__Activity__. In the entries that follow, the line with "Consider the two-player bimatrix game below." opens the range and the line with "2.6) (2.1, 5.5)" closes it; repeat that range exactly, both lines included.

__Data for this exercise__.
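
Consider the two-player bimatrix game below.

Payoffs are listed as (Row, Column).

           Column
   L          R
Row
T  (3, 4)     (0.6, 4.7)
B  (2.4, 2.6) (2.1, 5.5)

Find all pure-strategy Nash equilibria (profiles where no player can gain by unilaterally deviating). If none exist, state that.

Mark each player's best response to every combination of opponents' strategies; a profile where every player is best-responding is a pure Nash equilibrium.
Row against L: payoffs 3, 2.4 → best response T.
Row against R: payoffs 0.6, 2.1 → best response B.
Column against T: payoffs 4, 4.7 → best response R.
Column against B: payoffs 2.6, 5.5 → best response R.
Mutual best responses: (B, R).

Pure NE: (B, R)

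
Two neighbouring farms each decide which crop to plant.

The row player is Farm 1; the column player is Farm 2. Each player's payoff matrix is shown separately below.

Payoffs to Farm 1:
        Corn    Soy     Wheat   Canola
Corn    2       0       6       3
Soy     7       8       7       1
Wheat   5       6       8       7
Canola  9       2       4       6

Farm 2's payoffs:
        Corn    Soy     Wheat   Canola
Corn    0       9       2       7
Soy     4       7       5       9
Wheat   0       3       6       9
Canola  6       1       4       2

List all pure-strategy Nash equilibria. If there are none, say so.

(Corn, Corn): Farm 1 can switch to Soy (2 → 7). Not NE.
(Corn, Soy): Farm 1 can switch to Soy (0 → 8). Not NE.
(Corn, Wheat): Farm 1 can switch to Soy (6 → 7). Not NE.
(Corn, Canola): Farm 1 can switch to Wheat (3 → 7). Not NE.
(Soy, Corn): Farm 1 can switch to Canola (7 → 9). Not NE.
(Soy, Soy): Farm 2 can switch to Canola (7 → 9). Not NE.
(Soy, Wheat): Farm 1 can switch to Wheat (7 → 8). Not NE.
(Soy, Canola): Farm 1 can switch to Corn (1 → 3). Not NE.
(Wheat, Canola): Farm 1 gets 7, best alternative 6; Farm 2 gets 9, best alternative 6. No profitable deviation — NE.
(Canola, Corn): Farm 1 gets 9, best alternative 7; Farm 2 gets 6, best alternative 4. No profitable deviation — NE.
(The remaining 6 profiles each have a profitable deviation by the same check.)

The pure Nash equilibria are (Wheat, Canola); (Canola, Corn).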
--
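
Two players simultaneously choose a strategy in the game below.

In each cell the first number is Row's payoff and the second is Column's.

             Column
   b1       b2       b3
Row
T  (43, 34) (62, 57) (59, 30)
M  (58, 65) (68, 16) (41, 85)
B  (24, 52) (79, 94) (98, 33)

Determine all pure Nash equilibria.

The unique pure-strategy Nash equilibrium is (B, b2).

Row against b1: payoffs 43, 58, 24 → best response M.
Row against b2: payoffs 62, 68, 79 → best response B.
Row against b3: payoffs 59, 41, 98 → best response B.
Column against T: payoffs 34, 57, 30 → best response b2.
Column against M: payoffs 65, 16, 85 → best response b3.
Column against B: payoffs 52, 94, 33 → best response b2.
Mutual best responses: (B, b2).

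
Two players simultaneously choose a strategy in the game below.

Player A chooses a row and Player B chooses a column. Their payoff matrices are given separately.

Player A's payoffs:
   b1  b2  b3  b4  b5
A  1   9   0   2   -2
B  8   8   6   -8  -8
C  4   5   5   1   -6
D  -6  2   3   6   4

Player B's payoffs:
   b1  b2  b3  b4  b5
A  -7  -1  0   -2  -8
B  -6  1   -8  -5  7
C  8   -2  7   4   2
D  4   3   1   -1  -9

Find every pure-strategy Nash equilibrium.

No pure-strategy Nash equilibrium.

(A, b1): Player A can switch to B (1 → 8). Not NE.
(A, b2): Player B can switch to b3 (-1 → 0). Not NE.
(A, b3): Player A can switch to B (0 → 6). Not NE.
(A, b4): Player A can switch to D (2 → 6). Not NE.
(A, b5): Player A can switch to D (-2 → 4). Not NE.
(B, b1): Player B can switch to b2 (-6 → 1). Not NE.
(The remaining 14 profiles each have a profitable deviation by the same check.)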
---
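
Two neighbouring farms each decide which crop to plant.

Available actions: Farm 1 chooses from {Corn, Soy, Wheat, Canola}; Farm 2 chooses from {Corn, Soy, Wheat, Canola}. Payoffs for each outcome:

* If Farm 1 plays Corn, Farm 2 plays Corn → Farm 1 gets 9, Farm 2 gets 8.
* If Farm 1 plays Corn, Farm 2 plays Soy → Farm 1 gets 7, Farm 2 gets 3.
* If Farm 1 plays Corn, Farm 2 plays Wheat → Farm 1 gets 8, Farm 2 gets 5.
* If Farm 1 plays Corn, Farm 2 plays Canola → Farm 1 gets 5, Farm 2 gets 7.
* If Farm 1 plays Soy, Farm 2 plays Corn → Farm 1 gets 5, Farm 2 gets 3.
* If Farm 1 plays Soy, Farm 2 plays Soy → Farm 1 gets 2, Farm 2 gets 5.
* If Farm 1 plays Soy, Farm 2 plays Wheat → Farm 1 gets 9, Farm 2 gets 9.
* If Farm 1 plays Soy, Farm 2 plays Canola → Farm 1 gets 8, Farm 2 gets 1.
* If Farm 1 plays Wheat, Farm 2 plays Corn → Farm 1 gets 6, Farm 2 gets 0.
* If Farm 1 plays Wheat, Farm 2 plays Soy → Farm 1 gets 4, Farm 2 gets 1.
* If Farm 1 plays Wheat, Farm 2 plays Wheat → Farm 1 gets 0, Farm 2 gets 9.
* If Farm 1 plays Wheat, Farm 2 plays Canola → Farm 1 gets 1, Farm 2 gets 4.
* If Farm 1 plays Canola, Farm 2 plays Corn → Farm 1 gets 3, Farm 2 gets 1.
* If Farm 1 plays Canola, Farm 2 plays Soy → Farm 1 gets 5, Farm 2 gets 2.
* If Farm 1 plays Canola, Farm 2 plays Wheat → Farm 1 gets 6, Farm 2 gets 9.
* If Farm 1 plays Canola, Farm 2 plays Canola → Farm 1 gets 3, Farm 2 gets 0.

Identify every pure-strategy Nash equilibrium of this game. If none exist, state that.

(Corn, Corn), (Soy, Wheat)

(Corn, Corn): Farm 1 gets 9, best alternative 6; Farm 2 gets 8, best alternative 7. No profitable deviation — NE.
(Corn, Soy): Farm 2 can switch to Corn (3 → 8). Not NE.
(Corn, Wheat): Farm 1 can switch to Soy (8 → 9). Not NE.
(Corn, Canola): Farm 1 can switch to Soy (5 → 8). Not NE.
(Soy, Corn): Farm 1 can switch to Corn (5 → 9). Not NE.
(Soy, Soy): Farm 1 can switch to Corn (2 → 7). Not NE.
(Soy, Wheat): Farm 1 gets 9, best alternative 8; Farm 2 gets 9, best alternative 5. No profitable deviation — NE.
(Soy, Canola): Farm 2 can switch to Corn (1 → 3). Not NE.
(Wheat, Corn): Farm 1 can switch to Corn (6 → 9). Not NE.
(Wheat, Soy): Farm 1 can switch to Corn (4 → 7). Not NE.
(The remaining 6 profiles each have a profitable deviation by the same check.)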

__Exercise response__.
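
Consider the two-player bimatrix game below.

Payoffs are listed as (Row, Column).

           Column
   L          R
Row
T  (3, 4)     (0.6, 4.7)
B  (2.4, 2.6) (2.1, 5.5)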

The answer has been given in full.